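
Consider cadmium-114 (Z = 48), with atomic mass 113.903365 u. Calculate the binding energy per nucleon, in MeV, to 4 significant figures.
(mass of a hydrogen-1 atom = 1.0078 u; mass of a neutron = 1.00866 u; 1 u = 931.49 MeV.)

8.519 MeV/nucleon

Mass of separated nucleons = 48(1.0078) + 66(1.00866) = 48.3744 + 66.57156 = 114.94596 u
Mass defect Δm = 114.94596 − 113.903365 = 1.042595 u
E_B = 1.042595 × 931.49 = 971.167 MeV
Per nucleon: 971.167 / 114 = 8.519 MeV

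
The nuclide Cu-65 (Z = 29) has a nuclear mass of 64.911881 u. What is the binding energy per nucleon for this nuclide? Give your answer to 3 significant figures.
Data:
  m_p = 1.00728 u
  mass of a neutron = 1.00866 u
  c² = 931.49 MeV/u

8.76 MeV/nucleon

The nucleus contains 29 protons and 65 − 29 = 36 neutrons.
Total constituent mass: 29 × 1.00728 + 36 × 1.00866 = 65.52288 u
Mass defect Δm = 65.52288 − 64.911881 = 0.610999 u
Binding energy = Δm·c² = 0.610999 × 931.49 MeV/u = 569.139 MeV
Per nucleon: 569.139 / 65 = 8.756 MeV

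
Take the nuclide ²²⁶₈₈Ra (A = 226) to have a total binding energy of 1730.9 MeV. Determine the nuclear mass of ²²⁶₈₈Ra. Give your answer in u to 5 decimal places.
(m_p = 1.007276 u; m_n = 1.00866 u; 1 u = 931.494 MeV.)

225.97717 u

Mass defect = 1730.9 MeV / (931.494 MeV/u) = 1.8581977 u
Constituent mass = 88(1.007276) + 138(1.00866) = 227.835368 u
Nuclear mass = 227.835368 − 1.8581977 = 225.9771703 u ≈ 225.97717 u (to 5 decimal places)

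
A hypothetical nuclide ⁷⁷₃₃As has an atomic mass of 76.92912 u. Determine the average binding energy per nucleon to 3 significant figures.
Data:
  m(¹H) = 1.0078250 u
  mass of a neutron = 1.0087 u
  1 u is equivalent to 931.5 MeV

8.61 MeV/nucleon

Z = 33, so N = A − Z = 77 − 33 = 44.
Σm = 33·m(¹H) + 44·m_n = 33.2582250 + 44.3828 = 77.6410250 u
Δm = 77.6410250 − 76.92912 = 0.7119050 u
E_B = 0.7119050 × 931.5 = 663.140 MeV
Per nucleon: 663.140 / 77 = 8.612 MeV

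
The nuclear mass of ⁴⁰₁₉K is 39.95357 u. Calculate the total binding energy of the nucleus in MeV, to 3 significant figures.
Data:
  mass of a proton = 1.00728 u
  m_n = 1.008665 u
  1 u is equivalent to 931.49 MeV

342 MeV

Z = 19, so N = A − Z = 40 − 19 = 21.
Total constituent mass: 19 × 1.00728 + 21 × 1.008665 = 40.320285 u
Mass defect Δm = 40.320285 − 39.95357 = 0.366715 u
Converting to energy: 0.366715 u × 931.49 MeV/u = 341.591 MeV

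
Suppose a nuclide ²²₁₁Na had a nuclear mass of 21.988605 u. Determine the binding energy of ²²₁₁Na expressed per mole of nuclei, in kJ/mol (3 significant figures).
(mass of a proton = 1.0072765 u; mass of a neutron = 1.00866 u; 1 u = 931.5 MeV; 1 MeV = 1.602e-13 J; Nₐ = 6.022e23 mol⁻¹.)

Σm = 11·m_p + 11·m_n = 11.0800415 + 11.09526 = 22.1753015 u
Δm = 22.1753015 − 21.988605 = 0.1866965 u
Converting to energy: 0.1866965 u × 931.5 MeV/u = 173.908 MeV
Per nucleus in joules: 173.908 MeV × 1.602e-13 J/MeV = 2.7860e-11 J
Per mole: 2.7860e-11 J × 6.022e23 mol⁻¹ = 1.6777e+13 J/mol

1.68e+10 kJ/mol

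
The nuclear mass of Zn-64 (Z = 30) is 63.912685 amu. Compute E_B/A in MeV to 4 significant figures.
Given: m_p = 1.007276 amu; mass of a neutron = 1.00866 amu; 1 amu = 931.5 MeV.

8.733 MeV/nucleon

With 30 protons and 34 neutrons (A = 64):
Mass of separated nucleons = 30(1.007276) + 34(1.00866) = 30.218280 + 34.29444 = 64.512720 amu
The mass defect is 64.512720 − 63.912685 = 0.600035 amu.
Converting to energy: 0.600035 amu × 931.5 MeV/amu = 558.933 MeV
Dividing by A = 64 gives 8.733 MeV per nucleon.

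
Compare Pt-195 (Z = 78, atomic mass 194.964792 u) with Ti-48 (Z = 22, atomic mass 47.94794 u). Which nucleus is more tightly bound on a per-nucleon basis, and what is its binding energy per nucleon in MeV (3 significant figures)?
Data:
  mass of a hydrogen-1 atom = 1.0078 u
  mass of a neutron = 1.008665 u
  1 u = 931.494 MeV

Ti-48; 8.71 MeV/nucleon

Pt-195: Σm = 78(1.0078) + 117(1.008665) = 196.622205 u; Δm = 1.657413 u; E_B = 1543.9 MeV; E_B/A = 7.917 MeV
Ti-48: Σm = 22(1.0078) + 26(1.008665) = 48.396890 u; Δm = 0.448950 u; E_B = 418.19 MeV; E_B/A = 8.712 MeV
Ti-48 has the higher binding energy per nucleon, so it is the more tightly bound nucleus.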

» **WHAT YOU SHOULD DO**: An exact copy of the lines above, from the one containing "m(¹H) = 1.0078250 u" through the one containing "Suppose a nuclide", is the whole of the answer.

» **SOLUTION TO THE PROBLEM**:
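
  m(¹H) = 1.0078250 u
  mass of a neutron = 1.0087 u
  1 u is equivalent to 931.5 MeV

8.61 MeV/nucleon

Z = 33, so N = A − Z = 77 − 33 = 44.
Σm = 33·m(¹H) + 44·m_n = 33.2582250 + 44.3828 = 77.6410250 u
Δm = 77.6410250 − 76.92912 = 0.7119050 u
E_B = 0.7119050 × 931.5 = 663.140 MeV
Per nucleon: 663.140 / 77 = 8.612 MeV

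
The nuclear mass of ⁴⁰₁₉K is 39.95357 u. Calculate the total binding energy of the nucleus in MeV, to 3 significant figures.
Data:
  mass of a proton = 1.00728 u
  m_n = 1.008665 u
  1 u is equivalent to 931.49 MeV

342 MeV

Z = 19, so N = A − Z = 40 − 19 = 21.
Total constituent mass: 19 × 1.00728 + 21 × 1.008665 = 40.320285 u
Mass defect Δm = 40.320285 − 39.95357 = 0.366715 u
Converting to energy: 0.366715 u × 931.49 MeV/u = 341.591 MeV

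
Suppose a nuclide ²²₁₁Na had a nuclear mass of 21.988605 u. Determine the binding energy of ²²₁₁Na expressed per mole of nuclei, in kJ/mol (3 significant figures).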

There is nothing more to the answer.